━━ SOURCE DATA

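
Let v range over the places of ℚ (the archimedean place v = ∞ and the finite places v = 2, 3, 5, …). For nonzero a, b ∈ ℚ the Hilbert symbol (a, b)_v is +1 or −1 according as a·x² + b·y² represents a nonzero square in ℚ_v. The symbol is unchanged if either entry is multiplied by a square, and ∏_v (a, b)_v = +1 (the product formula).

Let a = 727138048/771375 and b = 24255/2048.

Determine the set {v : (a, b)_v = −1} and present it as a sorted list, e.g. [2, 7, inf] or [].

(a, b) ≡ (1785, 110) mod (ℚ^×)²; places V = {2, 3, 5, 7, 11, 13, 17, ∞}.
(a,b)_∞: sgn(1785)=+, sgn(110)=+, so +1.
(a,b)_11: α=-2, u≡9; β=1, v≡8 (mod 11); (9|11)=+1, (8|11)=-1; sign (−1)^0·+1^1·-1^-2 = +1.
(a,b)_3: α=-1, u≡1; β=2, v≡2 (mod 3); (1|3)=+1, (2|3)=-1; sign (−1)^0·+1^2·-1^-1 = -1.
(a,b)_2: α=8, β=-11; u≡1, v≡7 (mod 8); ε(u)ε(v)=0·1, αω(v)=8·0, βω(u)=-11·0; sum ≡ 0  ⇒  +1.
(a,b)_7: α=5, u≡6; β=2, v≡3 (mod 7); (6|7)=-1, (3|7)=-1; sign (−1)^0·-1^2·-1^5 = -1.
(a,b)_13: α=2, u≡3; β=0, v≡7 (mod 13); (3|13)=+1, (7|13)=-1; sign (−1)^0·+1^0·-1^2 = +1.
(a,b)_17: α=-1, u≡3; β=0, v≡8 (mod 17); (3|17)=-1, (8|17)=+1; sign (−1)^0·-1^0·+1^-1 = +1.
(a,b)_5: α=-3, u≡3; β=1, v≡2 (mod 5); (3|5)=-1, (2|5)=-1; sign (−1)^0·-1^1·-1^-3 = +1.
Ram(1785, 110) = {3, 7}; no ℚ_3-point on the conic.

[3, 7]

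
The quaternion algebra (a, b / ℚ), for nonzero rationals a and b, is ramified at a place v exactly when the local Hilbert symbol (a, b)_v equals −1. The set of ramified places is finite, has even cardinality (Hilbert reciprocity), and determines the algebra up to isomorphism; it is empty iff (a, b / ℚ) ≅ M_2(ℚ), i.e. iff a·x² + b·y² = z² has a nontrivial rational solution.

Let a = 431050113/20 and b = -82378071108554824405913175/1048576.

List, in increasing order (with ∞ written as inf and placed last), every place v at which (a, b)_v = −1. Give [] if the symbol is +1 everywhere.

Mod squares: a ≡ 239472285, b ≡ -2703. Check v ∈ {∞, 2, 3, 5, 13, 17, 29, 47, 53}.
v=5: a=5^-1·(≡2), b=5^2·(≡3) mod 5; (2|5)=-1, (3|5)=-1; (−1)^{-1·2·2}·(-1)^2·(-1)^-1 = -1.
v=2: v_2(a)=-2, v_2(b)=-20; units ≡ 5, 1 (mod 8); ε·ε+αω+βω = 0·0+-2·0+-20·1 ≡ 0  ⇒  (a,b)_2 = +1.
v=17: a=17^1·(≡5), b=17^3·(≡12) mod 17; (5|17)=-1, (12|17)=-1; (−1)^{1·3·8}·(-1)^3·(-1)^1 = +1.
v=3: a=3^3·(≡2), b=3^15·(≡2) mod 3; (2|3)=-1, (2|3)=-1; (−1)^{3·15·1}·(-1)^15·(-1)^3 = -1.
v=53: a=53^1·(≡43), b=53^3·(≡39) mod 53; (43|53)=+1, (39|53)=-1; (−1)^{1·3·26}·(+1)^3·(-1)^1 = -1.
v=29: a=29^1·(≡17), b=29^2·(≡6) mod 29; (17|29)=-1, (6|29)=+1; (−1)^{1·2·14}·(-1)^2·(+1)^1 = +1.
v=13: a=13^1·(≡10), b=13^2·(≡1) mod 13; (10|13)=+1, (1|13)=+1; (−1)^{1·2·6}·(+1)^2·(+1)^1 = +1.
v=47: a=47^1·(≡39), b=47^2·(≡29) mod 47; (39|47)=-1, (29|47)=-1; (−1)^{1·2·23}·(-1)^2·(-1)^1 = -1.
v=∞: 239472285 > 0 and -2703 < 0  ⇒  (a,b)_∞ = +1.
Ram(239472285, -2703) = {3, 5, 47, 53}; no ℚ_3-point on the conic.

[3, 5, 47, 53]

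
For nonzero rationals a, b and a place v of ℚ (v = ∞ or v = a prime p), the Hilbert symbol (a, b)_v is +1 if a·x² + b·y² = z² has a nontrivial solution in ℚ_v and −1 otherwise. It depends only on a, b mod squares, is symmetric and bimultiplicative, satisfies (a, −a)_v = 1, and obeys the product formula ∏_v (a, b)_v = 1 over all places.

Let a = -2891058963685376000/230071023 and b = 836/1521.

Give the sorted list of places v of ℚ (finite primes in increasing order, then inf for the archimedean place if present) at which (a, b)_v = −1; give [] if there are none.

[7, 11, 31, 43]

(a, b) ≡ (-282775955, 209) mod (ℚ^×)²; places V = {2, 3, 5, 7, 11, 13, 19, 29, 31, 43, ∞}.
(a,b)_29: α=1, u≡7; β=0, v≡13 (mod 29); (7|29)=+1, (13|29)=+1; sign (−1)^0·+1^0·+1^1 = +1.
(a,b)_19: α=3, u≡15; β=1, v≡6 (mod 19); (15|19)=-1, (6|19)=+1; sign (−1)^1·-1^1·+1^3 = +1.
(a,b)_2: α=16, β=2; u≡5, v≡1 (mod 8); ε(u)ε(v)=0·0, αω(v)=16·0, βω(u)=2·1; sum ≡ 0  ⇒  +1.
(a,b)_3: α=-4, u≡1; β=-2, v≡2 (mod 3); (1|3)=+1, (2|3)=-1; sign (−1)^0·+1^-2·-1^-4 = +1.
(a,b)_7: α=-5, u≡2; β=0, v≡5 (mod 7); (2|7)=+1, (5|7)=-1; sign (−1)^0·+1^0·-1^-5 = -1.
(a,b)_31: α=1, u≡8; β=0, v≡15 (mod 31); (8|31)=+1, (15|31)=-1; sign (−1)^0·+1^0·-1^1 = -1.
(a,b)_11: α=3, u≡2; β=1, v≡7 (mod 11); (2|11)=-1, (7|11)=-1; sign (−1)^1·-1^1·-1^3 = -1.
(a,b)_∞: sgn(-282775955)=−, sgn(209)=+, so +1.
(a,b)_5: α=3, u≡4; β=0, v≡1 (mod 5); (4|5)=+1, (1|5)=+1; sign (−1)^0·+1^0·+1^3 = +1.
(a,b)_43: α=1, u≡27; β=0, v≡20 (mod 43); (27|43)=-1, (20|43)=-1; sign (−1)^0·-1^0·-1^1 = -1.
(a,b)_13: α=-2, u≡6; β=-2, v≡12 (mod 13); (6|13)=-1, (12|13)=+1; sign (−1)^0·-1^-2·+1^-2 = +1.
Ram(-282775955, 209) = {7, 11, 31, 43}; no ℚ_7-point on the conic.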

━━━━

● GOAL OF THE EXERCISE: Copy out the records above exactly.

● ANSWER BOX:
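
Let v range over the places of ℚ (the archimedean place v = ∞ and the finite places v = 2, 3, 5, …). For nonzero a, b ∈ ℚ the Hilbert symbol (a, b)_v is +1 or −1 according as a·x² + b·y² represents a nonzero square in ℚ_v. The symbol is unchanged if either entry is multiplied by a square, and ∏_v (a, b)_v = +1 (the product formula).

Let a = 727138048/771375 and b = 24255/2048.

Determine the set {v : (a, b)_v = −1} and present it as a sorted list, e.g. [2, 7, inf] or [].

(a, b) ≡ (1785, 110) mod (ℚ^×)²; places V = {2, 3, 5, 7, 11, 13, 17, ∞}.
(a,b)_∞: sgn(1785)=+, sgn(110)=+, so +1.
(a,b)_11: α=-2, u≡9; β=1, v≡8 (mod 11); (9|11)=+1, (8|11)=-1; sign (−1)^0·+1^1·-1^-2 = +1.
(a,b)_3: α=-1, u≡1; β=2, v≡2 (mod 3); (1|3)=+1, (2|3)=-1; sign (−1)^0·+1^2·-1^-1 = -1.
(a,b)_2: α=8, β=-11; u≡1, v≡7 (mod 8); ε(u)ε(v)=0·1, αω(v)=8·0, βω(u)=-11·0; sum ≡ 0  ⇒  +1.
(a,b)_7: α=5, u≡6; β=2, v≡3 (mod 7); (6|7)=-1, (3|7)=-1; sign (−1)^0·-1^2·-1^5 = -1.
(a,b)_13: α=2, u≡3; β=0, v≡7 (mod 13); (3|13)=+1, (7|13)=-1; sign (−1)^0·+1^0·-1^2 = +1.
(a,b)_17: α=-1, u≡3; β=0, v≡8 (mod 17); (3|17)=-1, (8|17)=+1; sign (−1)^0·-1^0·+1^-1 = +1.
(a,b)_5: α=-3, u≡3; β=1, v≡2 (mod 5); (3|5)=-1, (2|5)=-1; sign (−1)^0·-1^1·-1^-3 = +1.
Ram(1785, 110) = {3, 7}; no ℚ_3-point on the conic.

[3, 7]

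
The quaternion algebra (a, b / ℚ), for nonzero rationals a and b, is ramified at a place v exactly when the local Hilbert symbol (a, b)_v equals −1. The set of ramified places is finite, has even cardinality (Hilbert reciprocity), and determines the algebra up to isomorphism; it is empty iff (a, b / ℚ) ≅ M_2(ℚ), i.e. iff a·x² + b·y² = z² has a nontrivial rational solution.

Let a = 431050113/20 and b = -82378071108554824405913175/1048576.

List, in increasing order (with ∞ written as inf and placed last), every place v at which (a, b)_v = −1. Give [] if the symbol is +1 everywhere.

Mod squares: a ≡ 239472285, b ≡ -2703. Check v ∈ {∞, 2, 3, 5, 13, 17, 29, 47, 53}.
v=5: a=5^-1·(≡2), b=5^2·(≡3) mod 5; (2|5)=-1, (3|5)=-1; (−1)^{-1·2·2}·(-1)^2·(-1)^-1 = -1.
v=2: v_2(a)=-2, v_2(b)=-20; units ≡ 5, 1 (mod 8); ε·ε+αω+βω = 0·0+-2·0+-20·1 ≡ 0  ⇒  (a,b)_2 = +1.
v=17: a=17^1·(≡5), b=17^3·(≡12) mod 17; (5|17)=-1, (12|17)=-1; (−1)^{1·3·8}·(-1)^3·(-1)^1 = +1.
v=3: a=3^3·(≡2), b=3^15·(≡2) mod 3; (2|3)=-1, (2|3)=-1; (−1)^{3·15·1}·(-1)^15·(-1)^3 = -1.
v=53: a=53^1·(≡43), b=53^3·(≡39) mod 53; (43|53)=+1, (39|53)=-1; (−1)^{1·3·26}·(+1)^3·(-1)^1 = -1.
v=29: a=29^1·(≡17), b=29^2·(≡6) mod 29; (17|29)=-1, (6|29)=+1; (−1)^{1·2·14}·(-1)^2·(+1)^1 = +1.
v=13: a=13^1·(≡10), b=13^2·(≡1) mod 13; (10|13)=+1, (1|13)=+1; (−1)^{1·2·6}·(+1)^2·(+1)^1 = +1.
v=47: a=47^1·(≡39), b=47^2·(≡29) mod 47; (39|47)=-1, (29|47)=-1; (−1)^{1·2·23}·(-1)^2·(-1)^1 = -1.
v=∞: 239472285 > 0 and -2703 < 0  ⇒  (a,b)_∞ = +1.
Ram(239472285, -2703) = {3, 5, 47, 53}; no ℚ_3-point on the conic.

[3, 5, 47, 53]

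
For nonzero rationals a, b and a place v of ℚ (v = ∞ or v = a prime p), the Hilbert symbol (a, b)_v is +1 if a·x² + b·y² = z² has a nontrivial solution in ℚ_v and −1 otherwise. It depends only on a, b mod squares, is symmetric and bimultiplicative, satisfies (a, −a)_v = 1, and obeys the product formula ∏_v (a, b)_v = 1 over all places.

Let a = -2891058963685376000/230071023 and b = 836/1521.

Give the sorted list of places v of ℚ (finite primes in increasing order, then inf for the archimedean place if present) at which (a, b)_v = −1; give [] if there are none.

[7, 11, 31, 43]

(a, b) ≡ (-282775955, 209) mod (ℚ^×)²; places V = {2, 3, 5, 7, 11, 13, 19, 29, 31, 43, ∞}.
(a,b)_29: α=1, u≡7; β=0, v≡13 (mod 29); (7|29)=+1, (13|29)=+1; sign (−1)^0·+1^0·+1^1 = +1.
(a,b)_19: α=3, u≡15; β=1, v≡6 (mod 19); (15|19)=-1, (6|19)=+1; sign (−1)^1·-1^1·+1^3 = +1.
(a,b)_2: α=16, β=2; u≡5, v≡1 (mod 8); ε(u)ε(v)=0·0, αω(v)=16·0, βω(u)=2·1; sum ≡ 0  ⇒  +1.
(a,b)_3: α=-4, u≡1; β=-2, v≡2 (mod 3); (1|3)=+1, (2|3)=-1; sign (−1)^0·+1^-2·-1^-4 = +1.
(a,b)_7: α=-5, u≡2; β=0, v≡5 (mod 7); (2|7)=+1, (5|7)=-1; sign (−1)^0·+1^0·-1^-5 = -1.
(a,b)_31: α=1, u≡8; β=0, v≡15 (mod 31); (8|31)=+1, (15|31)=-1; sign (−1)^0·+1^0·-1^1 = -1.
(a,b)_11: α=3, u≡2; β=1, v≡7 (mod 11); (2|11)=-1, (7|11)=-1; sign (−1)^1·-1^1·-1^3 = -1.
(a,b)_∞: sgn(-282775955)=−, sgn(209)=+, so +1.
(a,b)_5: α=3, u≡4; β=0, v≡1 (mod 5); (4|5)=+1, (1|5)=+1; sign (−1)^0·+1^0·+1^3 = +1.
(a,b)_43: α=1, u≡27; β=0, v≡20 (mod 43); (27|43)=-1, (20|43)=-1; sign (−1)^0·-1^0·-1^1 = -1.
(a,b)_13: α=-2, u≡6; β=-2, v≡12 (mod 13); (6|13)=-1, (12|13)=+1; sign (−1)^0·-1^-2·+1^-2 = +1.
Ram(-282775955, 209) = {7, 11, 31, 43}; no ℚ_7-point on the conic.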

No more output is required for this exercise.